● **Activity**
Set down exactly the lines in the records below that run from the line with "Answer: 8160" to the line with "Answer: 4/1100351 ≈ 3.6352e-6", inclusive, and nothing more.

● **Record set**
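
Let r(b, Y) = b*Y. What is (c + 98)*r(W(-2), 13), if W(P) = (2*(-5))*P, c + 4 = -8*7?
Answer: 9880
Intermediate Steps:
c = -60 (c = -4 - 8*7 = -4 - 56 = -60)
W(P) = -10*P
r(b, Y) = Y*b
(c + 98)*r(W(-2), 13) = (-60 + 98)*(13*(-10*(-2))) = 38*(13*20) = 38*260 = 9880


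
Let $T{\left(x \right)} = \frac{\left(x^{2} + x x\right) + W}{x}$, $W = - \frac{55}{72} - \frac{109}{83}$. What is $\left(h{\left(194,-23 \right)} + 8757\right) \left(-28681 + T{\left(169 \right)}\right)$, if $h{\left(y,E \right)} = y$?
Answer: $- \frac{256221078939955}{1009944} \approx -2.537 \cdot 10^{8}$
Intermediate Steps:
$W = - \frac{12413}{5976}$ ($W = \left(-55\right) \frac{1}{72} - \frac{109}{83} = - \frac{55}{72} - \frac{109}{83} = - \frac{12413}{5976} \approx -2.0771$)
$T{\left(x \right)} = \frac{- \frac{12413}{5976} + 2 x^{2}}{x}$ ($T{\left(x \right)} = \frac{\left(x^{2} + x x\right) - \frac{12413}{5976}}{x} = \frac{\left(x^{2} + x^{2}\right) - \frac{12413}{5976}}{x} = \frac{2 x^{2} - \frac{12413}{5976}}{x} = \frac{- \frac{12413}{5976} + 2 x^{2}}{x}$)
$\left(h{\left(194,-23 \right)} + 8757\right) \left(-28681 + T{\left(169 \right)}\right) = \left(194 + 8757\right) \left(-28681 + \left(2 \cdot 169 - \frac{12413}{5976 \cdot 169}\right)\right) = 8951 \left(-28681 + \left(338 - \frac{12413}{1009944}\right)\right) = 8951 \left(-28681 + \frac{341348659}{1009944}\right) = 8951 \left(- \frac{28624855205}{1009944}\right) = - \frac{256221078939955}{1009944}$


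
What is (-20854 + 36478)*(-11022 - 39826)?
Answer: -794449152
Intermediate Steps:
(-20854 + 36478)*(-11022 - 39826) = 15624*(-50848) = -794449152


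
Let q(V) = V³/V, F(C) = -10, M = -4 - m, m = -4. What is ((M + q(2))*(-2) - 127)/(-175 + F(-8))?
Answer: 27/37 ≈ 0.72973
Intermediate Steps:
M = 0 (M = -4 - 1*(-4) = -4 + 4 = 0)
q(V) = V²
((M + q(2))*(-2) - 127)/(-175 + F(-8)) = ((0 + 2²)*(-2) - 127)/(-175 - 10) = ((0 + 4)*(-2) - 127)/(-185) = (4*(-2) - 127)*(-1/185) = (-8 - 127)*(-1/185) = -135*(-1/185) = 27/37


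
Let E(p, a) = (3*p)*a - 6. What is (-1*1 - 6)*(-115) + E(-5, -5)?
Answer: 874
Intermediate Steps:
E(p, a) = -6 + 3*a*p (E(p, a) = 3*a*p - 6 = -6 + 3*a*p)
(-1*1 - 6)*(-115) + E(-5, -5) = (-1*1 - 6)*(-115) + (-6 + 3*(-5)*(-5)) = (-1 - 6)*(-115) + (-6 + 75) = -7*(-115) + 69 = 805 + 69 = 874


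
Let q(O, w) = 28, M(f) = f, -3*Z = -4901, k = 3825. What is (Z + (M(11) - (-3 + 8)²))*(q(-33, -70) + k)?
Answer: 18721727/3 ≈ 6.2406e+6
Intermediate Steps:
Z = 4901/3 (Z = -⅓*(-4901) = 4901/3 ≈ 1633.7)
(Z + (M(11) - (-3 + 8)²))*(q(-33, -70) + k) = (4901/3 + (11 - (-3 + 8)²))*(28 + 3825) = (4901/3 + (11 - 1*5²))*3853 = (4901/3 + (11 - 1*25))*3853 = (4901/3 + (11 - 25))*3853 = (4901/3 - 14)*3853 = (4859/3)*3853 = 18721727/3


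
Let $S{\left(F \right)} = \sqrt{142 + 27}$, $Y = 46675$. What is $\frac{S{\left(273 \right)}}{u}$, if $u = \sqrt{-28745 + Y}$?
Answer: $\frac{13 \sqrt{17930}}{17930} \approx 0.097085$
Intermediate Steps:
$u = \sqrt{17930}$ ($u = \sqrt{-28745 + 46675} = \sqrt{17930} \approx 133.9$)
$S{\left(F \right)} = 13$ ($S{\left(F \right)} = \sqrt{169} = 13$)
$\frac{S{\left(273 \right)}}{u} = \frac{13}{\sqrt{17930}} = 13 \frac{\sqrt{17930}}{17930} = \frac{13 \sqrt{17930}}{17930}$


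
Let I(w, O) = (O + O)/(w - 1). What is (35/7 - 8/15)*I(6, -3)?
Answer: -134/25 ≈ -5.3600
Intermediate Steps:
I(w, O) = 2*O/(-1 + w) (I(w, O) = (2*O)/(-1 + w) = 2*O/(-1 + w))
(35/7 - 8/15)*I(6, -3) = (35/7 - 8/15)*(2*(-3)/(-1 + 6)) = (35*(⅐) - 8*1/15)*(2*(-3)/5) = (5 - 8/15)*(2*(-3)*(⅕)) = (67/15)*(-6/5) = -134/25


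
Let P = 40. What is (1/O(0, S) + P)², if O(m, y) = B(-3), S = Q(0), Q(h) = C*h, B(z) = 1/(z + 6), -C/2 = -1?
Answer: 1849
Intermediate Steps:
C = 2 (C = -2*(-1) = 2)
B(z) = 1/(6 + z)
Q(h) = 2*h
S = 0 (S = 2*0 = 0)
O(m, y) = ⅓ (O(m, y) = 1/(6 - 3) = 1/3 = ⅓)
(1/O(0, S) + P)² = (1/(⅓) + 40)² = (3 + 40)² = 43² = 1849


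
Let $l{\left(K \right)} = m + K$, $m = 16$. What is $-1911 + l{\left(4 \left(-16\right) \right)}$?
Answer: $-1959$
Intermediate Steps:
$l{\left(K \right)} = 16 + K$
$-1911 + l{\left(4 \left(-16\right) \right)} = -1911 + \left(16 + 4 \left(-16\right)\right) = -1911 + \left(16 - 64\right) = -1911 - 48 = -1959$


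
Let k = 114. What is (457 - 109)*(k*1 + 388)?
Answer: 174696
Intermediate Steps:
(457 - 109)*(k*1 + 388) = (457 - 109)*(114*1 + 388) = 348*(114 + 388) = 348*502 = 174696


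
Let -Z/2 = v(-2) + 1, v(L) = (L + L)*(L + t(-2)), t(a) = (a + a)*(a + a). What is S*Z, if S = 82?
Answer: 9020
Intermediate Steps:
t(a) = 4*a² (t(a) = (2*a)*(2*a) = 4*a²)
v(L) = 2*L*(16 + L) (v(L) = (L + L)*(L + 4*(-2)²) = (2*L)*(L + 4*4) = (2*L)*(L + 16) = (2*L)*(16 + L) = 2*L*(16 + L))
Z = 110 (Z = -2*(2*(-2)*(16 - 2) + 1) = -2*(2*(-2)*14 + 1) = -2*(-56 + 1) = -2*(-55) = 110)
S*Z = 82*110 = 9020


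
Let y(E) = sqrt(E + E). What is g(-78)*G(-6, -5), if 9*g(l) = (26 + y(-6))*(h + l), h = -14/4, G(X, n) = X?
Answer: 4238/3 + 326*I*sqrt(3)/3 ≈ 1412.7 + 188.22*I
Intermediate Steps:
h = -7/2 (h = -14*1/4 = -7/2 ≈ -3.5000)
y(E) = sqrt(2)*sqrt(E) (y(E) = sqrt(2*E) = sqrt(2)*sqrt(E))
g(l) = (26 + 2*I*sqrt(3))*(-7/2 + l)/9 (g(l) = ((26 + sqrt(2)*sqrt(-6))*(-7/2 + l))/9 = ((26 + sqrt(2)*(I*sqrt(6)))*(-7/2 + l))/9 = ((26 + 2*I*sqrt(3))*(-7/2 + l))/9 = (26 + 2*I*sqrt(3))*(-7/2 + l)/9)
g(-78)*G(-6, -5) = (-91/9 + (26/9)*(-78) - 7*I*sqrt(3)/9 + (2/9)*I*(-78)*sqrt(3))*(-6) = (-91/9 - 676/3 - 7*I*sqrt(3)/9 - 52*I*sqrt(3)/3)*(-6) = (-2119/9 - 163*I*sqrt(3)/9)*(-6) = 4238/3 + 326*I*sqrt(3)/3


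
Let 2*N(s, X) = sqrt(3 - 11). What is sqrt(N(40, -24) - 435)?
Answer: sqrt(-435 + I*sqrt(2)) ≈ 0.0339 + 20.857*I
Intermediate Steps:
N(s, X) = I*sqrt(2) (N(s, X) = sqrt(3 - 11)/2 = sqrt(-8)/2 = (2*I*sqrt(2))/2 = I*sqrt(2))
sqrt(N(40, -24) - 435) = sqrt(I*sqrt(2) - 435) = sqrt(-435 + I*sqrt(2))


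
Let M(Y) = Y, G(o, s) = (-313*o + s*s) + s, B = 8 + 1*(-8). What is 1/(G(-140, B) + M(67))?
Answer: 1/43887 ≈ 2.2786e-5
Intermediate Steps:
B = 0 (B = 8 - 8 = 0)
G(o, s) = s + s² - 313*o (G(o, s) = (-313*o + s²) + s = (s² - 313*o) + s = s + s² - 313*o)
1/(G(-140, B) + M(67)) = 1/((0 + 0² - 313*(-140)) + 67) = 1/((0 + 0 + 43820) + 67) = 1/(43820 + 67) = 1/43887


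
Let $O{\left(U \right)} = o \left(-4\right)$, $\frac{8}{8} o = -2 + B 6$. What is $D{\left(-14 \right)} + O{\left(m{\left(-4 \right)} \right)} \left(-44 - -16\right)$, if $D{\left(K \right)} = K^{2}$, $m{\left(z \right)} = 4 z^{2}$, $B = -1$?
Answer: $-700$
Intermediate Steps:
$o = -8$ ($o = -2 - 6 = -8$)
$O{\left(U \right)} = 32$ ($O{\left(U \right)} = \left(-8\right) \left(-4\right) = 32$)
$D{\left(-14 \right)} + O{\left(m{\left(-4 \right)} \right)} \left(-44 - -16\right) = \left(-14\right)^{2} + 32 \left(-44 - -16\right) = 196 + 32 \left(-44 + 16\right) = 196 + 32 \left(-28\right) = 196 - 896 = -700$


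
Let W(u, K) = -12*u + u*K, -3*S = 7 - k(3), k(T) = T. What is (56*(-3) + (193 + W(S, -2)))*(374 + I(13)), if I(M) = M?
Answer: 16899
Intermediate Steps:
S = -4/3 (S = -(7 - 1*3)/3 = -(7 - 3)/3 = -1/3*4 = -4/3 ≈ -1.3333)
W(u, K) = -12*u + K*u
(56*(-3) + (193 + W(S, -2)))*(374 + I(13)) = (56*(-3) + (193 - 4*(-12 - 2)/3))*(374 + 13) = (-168 + (193 - 4/3*(-14)))*387 = (-168 + (193 + 56/3))*387 = (-168 + 635/3)*387 = (131/3)*387 = 16899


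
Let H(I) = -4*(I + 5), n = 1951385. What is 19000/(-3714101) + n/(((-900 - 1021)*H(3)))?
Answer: 381393316415/12016485088 ≈ 31.739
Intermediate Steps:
H(I) = -20 - 4*I (H(I) = -4*(5 + I) = -20 - 4*I)
19000/(-3714101) + n/(((-900 - 1021)*H(3))) = 19000/(-3714101) + 1951385/(((-900 - 1021)*(-20 - 4*3))) = 19000*(-1/3714101) + 1951385/((-1921*(-20 - 12))) = -1000/195479 + 1951385/((-1921*(-32))) = -1000/195479 + 1951385/61472 = 381393316415/12016485088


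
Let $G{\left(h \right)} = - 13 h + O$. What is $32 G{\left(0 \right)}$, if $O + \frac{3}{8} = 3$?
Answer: $84$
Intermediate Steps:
$O = \frac{21}{8}$ ($O = - \frac{3}{8} + 3 = \frac{21}{8} \approx 2.625$)
$G{\left(h \right)} = \frac{21}{8} - 13 h$ ($G{\left(h \right)} = - 13 h + \frac{21}{8} = \frac{21}{8} - 13 h$)
$32 G{\left(0 \right)} = 32 \left(\frac{21}{8} - 0\right) = 32 \left(\frac{21}{8} + 0\right) = 32 \cdot \frac{21}{8} = 84$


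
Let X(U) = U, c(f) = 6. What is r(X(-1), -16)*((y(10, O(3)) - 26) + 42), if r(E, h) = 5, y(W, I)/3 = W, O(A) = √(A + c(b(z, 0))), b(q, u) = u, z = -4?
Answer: 230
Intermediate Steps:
O(A) = √(6 + A) (O(A) = √(A + 6) = √(6 + A))
y(W, I) = 3*W
r(X(-1), -16)*((y(10, O(3)) - 26) + 42) = 5*((3*10 - 26) + 42) = 5*((30 - 26) + 42) = 5*(4 + 42) = 5*46 = 230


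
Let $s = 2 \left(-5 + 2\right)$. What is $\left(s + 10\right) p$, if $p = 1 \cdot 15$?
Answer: $60$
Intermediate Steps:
$s = -6$ ($s = 2 \left(-3\right) = -6$)
$p = 15$
$\left(s + 10\right) p = \left(-6 + 10\right) 15 = 4 \cdot 15 = 60$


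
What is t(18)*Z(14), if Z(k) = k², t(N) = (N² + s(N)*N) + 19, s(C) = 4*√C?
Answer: 67228 + 42336*√2 ≈ 1.2710e+5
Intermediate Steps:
t(N) = 19 + N² + 4*N^(3/2) (t(N) = (N² + (4*√N)*N) + 19 = (N² + 4*N^(3/2)) + 19 = 19 + N² + 4*N^(3/2))
t(18)*Z(14) = (19 + 18² + 4*18^(3/2))*14² = (19 + 324 + 4*(54*√2))*196 = (19 + 324 + 216*√2)*196 = (343 + 216*√2)*196 = 67228 + 42336*√2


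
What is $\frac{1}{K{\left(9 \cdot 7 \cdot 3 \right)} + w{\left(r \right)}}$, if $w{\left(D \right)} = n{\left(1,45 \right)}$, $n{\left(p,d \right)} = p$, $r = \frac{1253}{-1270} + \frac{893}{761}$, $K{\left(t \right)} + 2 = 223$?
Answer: $\frac{1}{222} \approx 0.0045045$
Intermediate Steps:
$K{\left(t \right)} = 221$ ($K{\left(t \right)} = -2 + 223 = 221$)
$r = \frac{180577}{966470}$ ($r = 1253 \left(- \frac{1}{1270}\right) + 893 \cdot \frac{1}{761} = - \frac{1253}{1270} + \frac{893}{761} = \frac{180577}{966470} \approx 0.18684$)
$w{\left(D \right)} = 1$
$\frac{1}{K{\left(9 \cdot 7 \cdot 3 \right)} + w{\left(r \right)}} = \frac{1}{221 + 1} = \frac{1}{222}$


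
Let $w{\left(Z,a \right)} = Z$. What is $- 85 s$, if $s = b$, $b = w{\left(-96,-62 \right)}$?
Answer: $8160$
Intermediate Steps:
$b = -96$
$s = -96$
$- 85 s = \left(-85\right) \left(-96\right) = 8160$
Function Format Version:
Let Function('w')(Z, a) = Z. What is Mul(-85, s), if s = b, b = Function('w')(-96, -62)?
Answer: 8160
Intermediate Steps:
b = -96
s = -96
Mul(-85, s) = Mul(-85, -96) = 8160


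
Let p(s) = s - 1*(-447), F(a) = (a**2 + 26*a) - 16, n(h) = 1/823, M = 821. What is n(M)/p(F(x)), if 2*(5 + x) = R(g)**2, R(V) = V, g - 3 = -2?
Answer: 4/1100351 ≈ 3.6352e-6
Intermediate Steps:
n(h) = 1/823
g = 1 (g = 3 - 2 = 1)
x = -9/2 (x = -5 + (1/2)*1**2 = -5 + (1/2)*1 = -5 + 1/2 = -9/2 ≈ -4.5000)
F(a) = -16 + a**2 + 26*a
p(s) = 447 + s (p(s) = s + 447 = 447 + s)
n(M)/p(F(x)) = 1/(823*(447 + (-16 + (-9/2)**2 + 26*(-9/2)))) = 1/(823*(447 + (-16 + 81/4 - 117))) = 1/(823*(447 - 451/4)) = 1/(823*(1337/4)) = (1/823)*(4/1337) = 4/1100351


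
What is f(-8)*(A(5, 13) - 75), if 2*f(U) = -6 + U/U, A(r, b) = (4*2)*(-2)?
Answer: 455/2 ≈ 227.50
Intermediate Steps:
A(r, b) = -16 (A(r, b) = 8*(-2) = -16)
f(U) = -5/2 (f(U) = (-6 + U/U)/2 = (-6 + 1)/2 = (½)*(-5) = -5/2)
f(-8)*(A(5, 13) - 75) = -5*(-16 - 75)/2 = -5/2*(-91) = 455/2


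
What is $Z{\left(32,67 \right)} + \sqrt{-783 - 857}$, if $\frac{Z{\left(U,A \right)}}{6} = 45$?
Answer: $270 + 2 i \sqrt{410} \approx 270.0 + 40.497 i$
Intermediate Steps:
$Z{\left(U,A \right)} = 270$ ($Z{\left(U,A \right)} = 6 \cdot 45 = 270$)
$Z{\left(32,67 \right)} + \sqrt{-783 - 857} = 270 + \sqrt{-783 - 857} = 270 + \sqrt{-1640} = 270 + 2 i \sqrt{410}$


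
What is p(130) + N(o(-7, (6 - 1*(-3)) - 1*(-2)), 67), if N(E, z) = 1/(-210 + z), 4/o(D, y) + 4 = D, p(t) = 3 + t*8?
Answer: 149148/143 ≈ 1043.0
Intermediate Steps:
p(t) = 3 + 8*t
o(D, y) = 4/(-4 + D)
p(130) + N(o(-7, (6 - 1*(-3)) - 1*(-2)), 67) = (3 + 8*130) + 1/(-210 + 67) = (3 + 1040) + 1/(-143) = 1043 - 1/143 = 149148/143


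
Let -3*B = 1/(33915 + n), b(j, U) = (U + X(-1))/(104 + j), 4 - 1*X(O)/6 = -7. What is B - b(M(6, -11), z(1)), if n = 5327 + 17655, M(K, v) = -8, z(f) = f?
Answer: -3812131/5462112 ≈ -0.69792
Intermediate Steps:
X(O) = 66 (X(O) = 24 - 6*(-7) = 24 + 42 = 66)
n = 22982
b(j, U) = (66 + U)/(104 + j) (b(j, U) = (U + 66)/(104 + j) = (66 + U)/(104 + j))
B = -1/170691 (B = -1/(3*(33915 + 22982)) = -1/3/56897 = -1/3*1/56897 = -1/170691 ≈ -5.8585e-6)
B - b(M(6, -11), z(1)) = -1/170691 - (66 + 1)/(104 - 8) = -1/170691 - 67/96 = -3812131/5462112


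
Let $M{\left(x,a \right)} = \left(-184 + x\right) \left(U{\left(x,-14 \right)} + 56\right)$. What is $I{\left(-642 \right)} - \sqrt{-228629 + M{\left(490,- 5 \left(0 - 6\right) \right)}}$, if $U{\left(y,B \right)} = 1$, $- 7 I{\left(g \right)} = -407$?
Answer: $\frac{407}{7} - i \sqrt{211187} \approx 58.143 - 459.55 i$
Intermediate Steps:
$I{\left(g \right)} = \frac{407}{7}$ ($I{\left(g \right)} = \left(- \frac{1}{7}\right) \left(-407\right) = \frac{407}{7}$)
$M{\left(x,a \right)} = -10488 + 57 x$ ($M{\left(x,a \right)} = \left(-184 + x\right) \left(1 + 56\right) = \left(-184 + x\right) 57 = -10488 + 57 x$)
$I{\left(-642 \right)} - \sqrt{-228629 + M{\left(490,- 5 \left(0 - 6\right) \right)}} = \frac{407}{7} - \sqrt{-228629 + \left(-10488 + 57 \cdot 490\right)} = \frac{407}{7} - \sqrt{-228629 + \left(-10488 + 27930\right)} = \frac{407}{7} - \sqrt{-228629 + 17442} = \frac{407}{7} - \sqrt{-211187} = \frac{407}{7} - i \sqrt{211187}$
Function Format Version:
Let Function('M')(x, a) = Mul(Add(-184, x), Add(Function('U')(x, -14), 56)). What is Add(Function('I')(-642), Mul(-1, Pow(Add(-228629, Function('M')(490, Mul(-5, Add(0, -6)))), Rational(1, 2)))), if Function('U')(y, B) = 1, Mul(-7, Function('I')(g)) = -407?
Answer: Add(Rational(407, 7), Mul(-1, I, Pow(211187, Rational(1, 2)))) ≈ Add(58.143, Mul(-459.55, I))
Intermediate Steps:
Function('I')(g) = Rational(407, 7) (Function('I')(g) = Mul(Rational(-1, 7), -407) = Rational(407, 7))
Function('M')(x, a) = Add(-10488, Mul(57, x)) (Function('M')(x, a) = Mul(Add(-184, x), Add(1, 56)) = Mul(Add(-184, x), 57) = Add(-10488, Mul(57, x)))
Add(Function('I')(-642), Mul(-1, Pow(Add(-228629, Function('M')(490, Mul(-5, Add(0, -6)))), Rational(1, 2)))) = Add(Rational(407, 7), Mul(-1, Pow(Add(-228629, Add(-10488, Mul(57, 490))), Rational(1, 2)))) = Add(Rational(407, 7), Mul(-1, Pow(Add(-228629, Add(-10488, 27930)), Rational(1, 2)))) = Add(Rational(407, 7), Mul(-1, Pow(Add(-228629, 17442), Rational(1, 2)))) = Add(Rational(407, 7), Mul(-1, Pow(-211187, Rational(1, 2)))) = Add(Rational(407, 7), Mul(-1, Mul(I, Pow(211187, Rational(1, 2))))) = Add(Rational(407, 7), Mul(-1, I, Pow(211187, Rational(1, 2))))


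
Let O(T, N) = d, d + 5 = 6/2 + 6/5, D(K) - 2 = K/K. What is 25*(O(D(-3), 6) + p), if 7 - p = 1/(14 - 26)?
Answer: 1885/12 ≈ 157.08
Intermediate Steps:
p = 85/12 (p = 7 - 1/(14 - 26) = 7 - 1/(-12) = 7 - 1*(-1/12) = 7 + 1/12 = 85/12 ≈ 7.0833)
D(K) = 3 (D(K) = 2 + K/K = 2 + 1 = 3)
d = -⅘ (d = -5 + (6/2 + 6/5) = -5 + (6*(½) + 6*(⅕)) = -5 + (3 + 6/5) = -5 + 21/5 = -⅘ ≈ -0.80000)
O(T, N) = -⅘
25*(O(D(-3), 6) + p) = 25*(-⅘ + 85/12) = 25*(377/60) = 1885/12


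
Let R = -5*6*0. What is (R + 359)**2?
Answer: 128881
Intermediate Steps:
R = 0 (R = -30*0 = 0)
(R + 359)**2 = (0 + 359)**2 = 359**2 = 128881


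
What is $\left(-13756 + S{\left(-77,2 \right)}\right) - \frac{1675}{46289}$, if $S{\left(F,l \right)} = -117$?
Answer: $- \frac{642168972}{46289} \approx -13873.0$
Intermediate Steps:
$\left(-13756 + S{\left(-77,2 \right)}\right) - \frac{1675}{46289} = \left(-13756 - 117\right) - \frac{1675}{46289} = -13873 - \frac{1675}{46289} = - \frac{642168972}{46289}$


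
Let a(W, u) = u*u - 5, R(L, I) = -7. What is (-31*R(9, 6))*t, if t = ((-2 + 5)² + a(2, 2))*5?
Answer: 8680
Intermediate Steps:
a(W, u) = -5 + u² (a(W, u) = u² - 5 = -5 + u²)
t = 40 (t = ((-2 + 5)² + (-5 + 2²))*5 = (3² + (-5 + 4))*5 = (9 - 1)*5 = 8*5 = 40)
(-31*R(9, 6))*t = -31*(-7)*40 = 217*40 = 8680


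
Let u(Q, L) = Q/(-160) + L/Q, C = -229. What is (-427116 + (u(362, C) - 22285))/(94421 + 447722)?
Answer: -6507368401/7850230640 ≈ -0.82894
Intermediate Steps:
u(Q, L) = -Q/160 + L/Q (u(Q, L) = Q*(-1/160) + L/Q = -Q/160 + L/Q)
(-427116 + (u(362, C) - 22285))/(94421 + 447722) = (-427116 + ((-1/160*362 - 229/362) - 22285))/(94421 + 447722) = (-427116 + ((-181/80 - 229*1/362) - 22285))/542143 = (-427116 + ((-181/80 - 229/362) - 22285))*(1/542143) = (-427116 + (-41921/14480 - 22285))*(1/542143) = (-427116 - 322728721/14480)*(1/542143) = -6507368401/14480*1/542143 = -6507368401/7850230640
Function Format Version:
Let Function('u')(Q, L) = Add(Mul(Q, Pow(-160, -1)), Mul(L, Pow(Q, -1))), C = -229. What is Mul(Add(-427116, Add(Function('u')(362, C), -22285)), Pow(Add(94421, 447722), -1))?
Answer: Rational(-6507368401, 7850230640) ≈ -0.82894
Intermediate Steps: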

● **Result of this exercise**
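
Answer: 8160
Intermediate Steps:
b = -96
s = -96
Mul(-85, s) = Mul(-85, -96) = 8160


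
Let p(s) = s - 1*(-447), F(a) = (a**2 + 26*a) - 16, n(h) = 1/823, M = 821. What is n(M)/p(F(x)), if 2*(5 + x) = R(g)**2, R(V) = V, g - 3 = -2?
Answer: 4/1100351 ≈ 3.6352e-6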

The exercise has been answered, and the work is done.